[Collected data entries]
###

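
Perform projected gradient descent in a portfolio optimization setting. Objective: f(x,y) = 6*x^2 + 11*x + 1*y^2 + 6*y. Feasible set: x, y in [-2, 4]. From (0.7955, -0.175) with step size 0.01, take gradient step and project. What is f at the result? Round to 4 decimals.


Step 1: Compute gradient at (0.7955, -0.175).
grad_x = 2*6*0.7955 + 11 = 20.546
grad_y = 2*1*-0.175 + 6 = 5.65
Step 2: Gradient step.
x_raw = 0.7955 - 0.01*20.546 = 0.59
y_raw = -0.175 - 0.01*5.65 = -0.2315
Step 3: Project onto [-2, 4].
x_proj = clip(0.59) = 0.59
y_proj = clip(-0.2315) = -0.2315
Step 4: Evaluate f.
f(0.59, -0.2315) = 7.2439


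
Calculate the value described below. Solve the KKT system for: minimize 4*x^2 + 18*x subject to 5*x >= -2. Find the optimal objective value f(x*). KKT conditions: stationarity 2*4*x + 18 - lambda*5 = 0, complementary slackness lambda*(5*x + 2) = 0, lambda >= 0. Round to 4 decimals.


Step 1: Try lambda = 0 (constraint inactive).
x_unc = -18/(2*4) = -2.25
Check: 5*-2.25 = -11.25 < -2 -- violated!
Step 2: Constraint must be active: 5*x = -2
x* = -2/5 = -0.4
lambda = (2*4*(-0.4) + 18)/5 = 2.96
Step 3: Compute optimal value.
f(x*) = 4*(-0.4)^2 + 18*(-0.4) = -6.56


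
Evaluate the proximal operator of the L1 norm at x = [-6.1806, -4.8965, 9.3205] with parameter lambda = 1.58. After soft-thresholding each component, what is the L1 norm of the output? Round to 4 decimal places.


Soft-thresholding with lambda = 1.58:
prox(-6.1806) = sign(-6.1806)*max(|-6.1806| - 1.58, 0) = -4.6006
prox(-4.8965) = sign(-4.8965)*max(|-4.8965| - 1.58, 0) = -3.3165
prox(9.3205) = sign(9.3205)*max(|9.3205| - 1.58, 0) = 7.7405
prox(x) = [-4.6006, -3.3165, 7.7405]
||prox(x)||_1 = 4.6006 + 3.3165 + 7.7405 = 15.6576


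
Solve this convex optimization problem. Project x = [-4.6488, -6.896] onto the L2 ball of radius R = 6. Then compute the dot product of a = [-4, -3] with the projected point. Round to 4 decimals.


Step 1: Compute ||x|| (intermediates to 6 decimals).
||x|| = sqrt((-4.6488)^2 + (-6.896)^2) = 8.316619
Step 2: Project.
Since ||x|| > R, scale = R/||x|| = 6/8.316619 = 0.721447, proj(x) = scale * x
proj(x) = [-3.353863, -4.975099]
Step 3: Dot product.
a^T * proj(x) = -4*(-3.353863) - 3*(-4.975099) = 28.3407


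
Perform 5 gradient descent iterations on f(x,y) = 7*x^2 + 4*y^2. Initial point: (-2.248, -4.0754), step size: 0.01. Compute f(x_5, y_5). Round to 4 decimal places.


Gradient descent on f(x,y) = 7*x^2 + 4*y^2.
Starting point: (-2.248, -4.0754), alpha = 0.01
Step 1: grad_x = 2*7*-2.248 = -31.472, grad_y = 2*4*-4.0754 = -32.6032
  x_1 = -2.248 - 0.01*-31.472 = -1.9333
  y_1 = -4.0754 - 0.01*-32.6032 = -3.7494
Step 2: grad_x = 2*7*-1.9333 = -27.0659, grad_y = 2*4*-3.7494 = -29.9949
  x_2 = -1.9333 - 0.01*-27.0659 = -1.6626
  y_2 = -3.7494 - 0.01*-29.9949 = -3.4494
Step 3: grad_x = 2*7*-1.6626 = -23.2767, grad_y = 2*4*-3.4494 = -27.5953
  x_3 = -1.6626 - 0.01*-23.2767 = -1.4299
  y_3 = -3.4494 - 0.01*-27.5953 = -3.1735
Step 4: grad_x = 2*7*-1.4299 = -20.018, grad_y = 2*4*-3.1735 = -25.3877
  x_4 = -1.4299 - 0.01*-20.018 = -1.2297
  y_4 = -3.1735 - 0.01*-25.3877 = -2.9196
Step 5: grad_x = 2*7*-1.2297 = -17.2154, grad_y = 2*4*-2.9196 = -23.3567
  x_5 = -1.2297 - 0.01*-17.2154 = -1.0575
  y_5 = -2.9196 - 0.01*-23.3567 = -2.686
f(-1.0575, -2.686) = 7*(-1.0575)^2 + 4*(-2.686)^2 = 36.6873


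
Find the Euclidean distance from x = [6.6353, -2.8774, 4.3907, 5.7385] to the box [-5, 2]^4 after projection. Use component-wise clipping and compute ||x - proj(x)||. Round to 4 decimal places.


Project each component onto [-5, 2].
clip(6.6353) = 2.0, clip(-2.8774) = -2.8774, clip(4.3907) = 2.0, clip(5.7385) = 2.0
Projection = [2.0, -2.8774, 2.0, 2.0]
Squared diffs: [21.486, 0.0, 5.7154, 13.9764]
Distance = sqrt(41.1778) = 6.417


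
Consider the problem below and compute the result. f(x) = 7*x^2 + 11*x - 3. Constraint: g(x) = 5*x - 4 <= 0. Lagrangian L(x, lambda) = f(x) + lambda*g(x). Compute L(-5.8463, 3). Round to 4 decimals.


Step 1: Evaluate f(x).
f(-5.8463) = 7*(-5.8463)^2 + 11*(-5.8463) - 3 = 171.9453
Step 2: Evaluate g(x).
g(-5.8463) = 5*-5.8463 - 4 = -33.2315
Step 3: Compute Lagrangian.
L = 171.9453 + 3*-33.2315 = 72.2508


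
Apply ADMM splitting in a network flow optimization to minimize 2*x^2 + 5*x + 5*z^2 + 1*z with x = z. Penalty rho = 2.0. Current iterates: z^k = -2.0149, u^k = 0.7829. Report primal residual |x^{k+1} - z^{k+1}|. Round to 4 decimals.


ADMM iteration with rho = 2.0, z^k = -2.0149, u^k = 0.7829
Step 1: x-update.
Minimize 2*x^2 + 5*x + (2.0/2)*(x + 2.0149 + 0.7829)^2
FOC: (2*2 + 2.0)*x = -5 + 2.0*(-2.0149 - 0.7829)
x^{k+1} = -1.7659
Step 2: z-update.
Minimize 5*z^2 + 1*z + (2.0/2)*(-1.7659 - z + 0.7829)^2
FOC: (2*5 + 2.0)*z = -1 + 2.0*(-1.7659 + 0.7829)
z^{k+1} = -0.2472
Step 3: u-update.
u^{k+1} = 0.7829 - 1.7659 + 0.2472 = -0.7359
Step 4: Primal residual = |-1.7659 + 0.2472| = 1.5188


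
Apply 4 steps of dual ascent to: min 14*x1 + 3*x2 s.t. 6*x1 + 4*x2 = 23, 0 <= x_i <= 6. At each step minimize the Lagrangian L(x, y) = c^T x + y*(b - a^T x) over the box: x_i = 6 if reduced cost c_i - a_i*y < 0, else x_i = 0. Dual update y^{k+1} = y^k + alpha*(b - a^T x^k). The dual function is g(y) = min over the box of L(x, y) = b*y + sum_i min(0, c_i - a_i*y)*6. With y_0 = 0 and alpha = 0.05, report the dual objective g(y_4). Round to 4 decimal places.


Dual ascent for LP: min 14*x1 + 3*x2, 6*x1 + 4*x2 = 23, 0 <= x_i <= 6
Step 1: y^k = 0.0, reduced costs: (14.0, 3.0)
  x^k = (0.0, 0.0), subgradient = b - a^T x = 23.0
  y^{k+1} = 0.0 + 0.05*23.0 = 1.15
Step 2: y^k = 1.15, reduced costs: (7.1, -1.6)
  x^k = (0.0, 6.0), subgradient = b - a^T x = -1.0
  y^{k+1} = 1.15 + 0.05*-1.0 = 1.1
Step 3: y^k = 1.1, reduced costs: (7.4, -1.4)
  x^k = (0.0, 6.0), subgradient = b - a^T x = -1.0
  y^{k+1} = 1.1 + 0.05*-1.0 = 1.05
Step 4: y^k = 1.05, reduced costs: (7.7, -1.2)
  x^k = (0.0, 6.0), subgradient = b - a^T x = -1.0
  y^{k+1} = 1.05 + 0.05*-1.0 = 1.0
Dual objective at y_4 = 1.0: reduced costs (8.0, -1.0), box minimizer x = (0.0, 6.0)
g(y_4) = b*y + (c1 - a1*y)*x1 + (c2 - a2*y)*x2 = 23*1.0 + 8.0*0.0 + (-1.0)*6.0 = 23.0 + 0.0 - 6.0 = 17.0


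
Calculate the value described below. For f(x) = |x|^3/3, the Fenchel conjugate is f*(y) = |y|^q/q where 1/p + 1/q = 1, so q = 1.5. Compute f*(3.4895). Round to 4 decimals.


The conjugate exponent q satisfies 1/p + 1/q = 1.
p = 3, so q = 3/(3 - 1) = 1.5
|y|^q = 3.4895^1.5 = 6.5185
f*(3.4895) = 6.5185 / 1.5 = 4.3456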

###

__Exercise__
Return, word for word, the line containing "Calculate the value described below. For" and all lines after it through the last line of the records, and nothing else.

__Problem solution__
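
Calculate the value described below. For f(x) = |x|^3/3, the Fenchel conjugate is f*(y) = |y|^q/q where 1/p + 1/q = 1, so q = 1.5. Compute f*(3.4895). Round to 4 decimals.


The conjugate exponent q satisfies 1/p + 1/q = 1.
p = 3, so q = 3/(3 - 1) = 1.5
|y|^q = 3.4895^1.5 = 6.5185
f*(3.4895) = 6.5185 / 1.5 = 4.3456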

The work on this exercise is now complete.